Items from a dataset:
--

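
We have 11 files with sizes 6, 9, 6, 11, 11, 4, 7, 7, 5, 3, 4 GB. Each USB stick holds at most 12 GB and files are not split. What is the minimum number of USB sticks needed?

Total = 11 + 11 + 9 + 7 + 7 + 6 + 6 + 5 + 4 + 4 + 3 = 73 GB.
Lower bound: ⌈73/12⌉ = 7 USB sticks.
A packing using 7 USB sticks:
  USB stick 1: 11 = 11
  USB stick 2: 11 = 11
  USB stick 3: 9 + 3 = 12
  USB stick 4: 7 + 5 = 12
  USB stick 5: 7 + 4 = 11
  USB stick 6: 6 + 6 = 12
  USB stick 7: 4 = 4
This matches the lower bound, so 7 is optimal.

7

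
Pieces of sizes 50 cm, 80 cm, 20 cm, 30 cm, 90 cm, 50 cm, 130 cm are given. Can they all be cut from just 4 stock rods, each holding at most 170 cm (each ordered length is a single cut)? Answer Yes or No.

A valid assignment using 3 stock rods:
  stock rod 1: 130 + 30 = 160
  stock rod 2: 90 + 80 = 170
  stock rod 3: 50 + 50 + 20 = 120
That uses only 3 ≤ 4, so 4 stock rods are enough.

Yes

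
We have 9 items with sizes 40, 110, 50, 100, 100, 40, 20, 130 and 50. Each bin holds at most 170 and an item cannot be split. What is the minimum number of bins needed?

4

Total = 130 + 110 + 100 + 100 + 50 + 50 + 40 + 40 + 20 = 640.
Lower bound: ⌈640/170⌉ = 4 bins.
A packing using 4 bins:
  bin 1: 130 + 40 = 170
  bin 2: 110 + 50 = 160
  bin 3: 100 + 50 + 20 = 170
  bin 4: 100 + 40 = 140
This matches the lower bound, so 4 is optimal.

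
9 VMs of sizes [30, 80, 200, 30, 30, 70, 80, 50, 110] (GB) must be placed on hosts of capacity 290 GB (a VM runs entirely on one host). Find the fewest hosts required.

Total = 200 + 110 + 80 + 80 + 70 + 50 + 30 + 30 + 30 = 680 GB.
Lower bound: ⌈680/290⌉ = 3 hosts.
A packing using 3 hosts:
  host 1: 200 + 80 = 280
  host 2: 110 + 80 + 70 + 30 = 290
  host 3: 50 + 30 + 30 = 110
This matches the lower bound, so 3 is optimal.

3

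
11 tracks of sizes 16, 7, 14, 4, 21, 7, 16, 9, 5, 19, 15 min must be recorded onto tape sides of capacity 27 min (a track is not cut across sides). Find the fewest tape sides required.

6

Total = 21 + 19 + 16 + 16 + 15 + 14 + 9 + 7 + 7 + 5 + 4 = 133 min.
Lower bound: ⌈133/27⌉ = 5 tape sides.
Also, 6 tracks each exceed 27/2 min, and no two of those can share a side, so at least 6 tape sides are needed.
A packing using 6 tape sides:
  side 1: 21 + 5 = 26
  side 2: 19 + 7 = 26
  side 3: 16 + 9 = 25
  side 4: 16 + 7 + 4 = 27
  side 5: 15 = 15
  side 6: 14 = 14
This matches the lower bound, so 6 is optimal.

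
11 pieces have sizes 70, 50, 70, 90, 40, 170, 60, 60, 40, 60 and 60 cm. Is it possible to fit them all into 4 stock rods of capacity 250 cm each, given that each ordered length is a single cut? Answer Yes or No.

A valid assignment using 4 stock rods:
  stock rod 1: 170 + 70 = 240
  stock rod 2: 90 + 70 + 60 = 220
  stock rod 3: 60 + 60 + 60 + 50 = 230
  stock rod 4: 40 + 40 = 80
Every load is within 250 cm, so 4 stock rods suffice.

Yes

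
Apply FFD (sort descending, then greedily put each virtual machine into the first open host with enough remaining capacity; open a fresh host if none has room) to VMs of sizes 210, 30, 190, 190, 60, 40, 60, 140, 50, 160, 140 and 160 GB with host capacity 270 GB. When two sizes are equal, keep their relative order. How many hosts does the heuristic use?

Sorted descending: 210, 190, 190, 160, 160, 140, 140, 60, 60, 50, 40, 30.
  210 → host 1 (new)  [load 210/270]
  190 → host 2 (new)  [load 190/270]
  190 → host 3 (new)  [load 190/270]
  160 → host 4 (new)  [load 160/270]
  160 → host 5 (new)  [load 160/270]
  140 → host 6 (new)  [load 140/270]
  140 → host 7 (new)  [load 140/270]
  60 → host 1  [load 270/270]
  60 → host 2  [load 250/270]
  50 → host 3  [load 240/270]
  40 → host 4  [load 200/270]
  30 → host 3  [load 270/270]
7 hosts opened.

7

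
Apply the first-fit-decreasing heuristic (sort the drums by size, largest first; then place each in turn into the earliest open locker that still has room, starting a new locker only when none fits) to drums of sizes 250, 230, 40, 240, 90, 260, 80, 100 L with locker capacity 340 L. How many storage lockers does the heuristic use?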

--

- _Exercise prompt_: Nothing may be omitted or altered; reproduce all of the entries.

- _Answer space_:
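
We have 11 files with sizes 6, 9, 6, 11, 11, 4, 7, 7, 5, 3, 4 GB. Each USB stick holds at most 12 GB and files are not split. What is the minimum number of USB sticks needed?

Total = 11 + 11 + 9 + 7 + 7 + 6 + 6 + 5 + 4 + 4 + 3 = 73 GB.
Lower bound: ⌈73/12⌉ = 7 USB sticks.
A packing using 7 USB sticks:
  USB stick 1: 11 = 11
  USB stick 2: 11 = 11
  USB stick 3: 9 + 3 = 12
  USB stick 4: 7 + 5 = 12
  USB stick 5: 7 + 4 = 11
  USB stick 6: 6 + 6 = 12
  USB stick 7: 4 = 4
This matches the lower bound, so 7 is optimal.

7

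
Pieces of sizes 50 cm, 80 cm, 20 cm, 30 cm, 90 cm, 50 cm, 130 cm are given. Can they all be cut from just 4 stock rods, each holding at most 170 cm (each ordered length is a single cut)? Answer Yes or No.

A valid assignment using 3 stock rods:
  stock rod 1: 130 + 30 = 160
  stock rod 2: 90 + 80 = 170
  stock rod 3: 50 + 50 + 20 = 120
That uses only 3 ≤ 4, so 4 stock rods are enough.

Yes

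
We have 9 items with sizes 40, 110, 50, 100, 100, 40, 20, 130 and 50. Each bin holds at most 170 and an item cannot be split. What is the minimum number of bins needed?

4

Total = 130 + 110 + 100 + 100 + 50 + 50 + 40 + 40 + 20 = 640.
Lower bound: ⌈640/170⌉ = 4 bins.
A packing using 4 bins:
  bin 1: 130 + 40 = 170
  bin 2: 110 + 50 = 160
  bin 3: 100 + 50 + 20 = 170
  bin 4: 100 + 40 = 140
This matches the lower bound, so 4 is optimal.

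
9 VMs of sizes [30, 80, 200, 30, 30, 70, 80, 50, 110] (GB) must be placed on hosts of capacity 290 GB (a VM runs entirely on one host). Find the fewest hosts required.

Total = 200 + 110 + 80 + 80 + 70 + 50 + 30 + 30 + 30 = 680 GB.
Lower bound: ⌈680/290⌉ = 3 hosts.
A packing using 3 hosts:
  host 1: 200 + 80 = 280
  host 2: 110 + 80 + 70 + 30 = 290
  host 3: 50 + 30 + 30 = 110
This matches the lower bound, so 3 is optimal.

3

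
11 tracks of sizes 16, 7, 14, 4, 21, 7, 16, 9, 5, 19, 15 min must be recorded onto tape sides of capacity 27 min (a track is not cut across sides). Find the fewest tape sides required.

6

Total = 21 + 19 + 16 + 16 + 15 + 14 + 9 + 7 + 7 + 5 + 4 = 133 min.
Lower bound: ⌈133/27⌉ = 5 tape sides.
Also, 6 tracks each exceed 27/2 min, and no two of those can share a side, so at least 6 tape sides are needed.
A packing using 6 tape sides:
  side 1: 21 + 5 = 26
  side 2: 19 + 7 = 26
  side 3: 16 + 9 = 25
  side 4: 16 + 7 + 4 = 27
  side 5: 15 = 15
  side 6: 14 = 14
This matches the lower bound, so 6 is optimal.

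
11 pieces have sizes 70, 50, 70, 90, 40, 170, 60, 60, 40, 60 and 60 cm. Is it possible to fit them all into 4 stock rods of capacity 250 cm each, given that each ordered length is a single cut? Answer Yes or No.

A valid assignment using 4 stock rods:
  stock rod 1: 170 + 70 = 240
  stock rod 2: 90 + 70 + 60 = 220
  stock rod 3: 60 + 60 + 60 + 50 = 230
  stock rod 4: 40 + 40 = 80
Every load is within 250 cm, so 4 stock rods suffice.

Yes

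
Apply FFD (sort descending, then greedily put each virtual machine into the first open host with enough remaining capacity; open a fresh host if none has room) to VMs of sizes 210, 30, 190, 190, 60, 40, 60, 140, 50, 160, 140 and 160 GB with host capacity 270 GB. When two sizes are equal, keep their relative order. How many hosts does the heuristic use?

Sorted descending: 210, 190, 190, 160, 160, 140, 140, 60, 60, 50, 40, 30.
  210 → host 1 (new)  [load 210/270]
  190 → host 2 (new)  [load 190/270]
  190 → host 3 (new)  [load 190/270]
  160 → host 4 (new)  [load 160/270]
  160 → host 5 (new)  [load 160/270]
  140 → host 6 (new)  [load 140/270]
  140 → host 7 (new)  [load 140/270]
  60 → host 1  [load 270/270]
  60 → host 2  [load 250/270]
  50 → host 3  [load 240/270]
  40 → host 4  [load 200/270]
  30 → host 3  [load 270/270]
7 hosts opened.

7

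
Apply the first-fit-decreasing heuristic (sort the drums by size, largest first; then place each in turn into the earliest open locker that still has room, starting a new locker only when none fits) to drums of sizes 250, 230, 40, 240, 90, 260, 80, 100 L with locker capacity 340 L. How many storage lockers does the heuristic use?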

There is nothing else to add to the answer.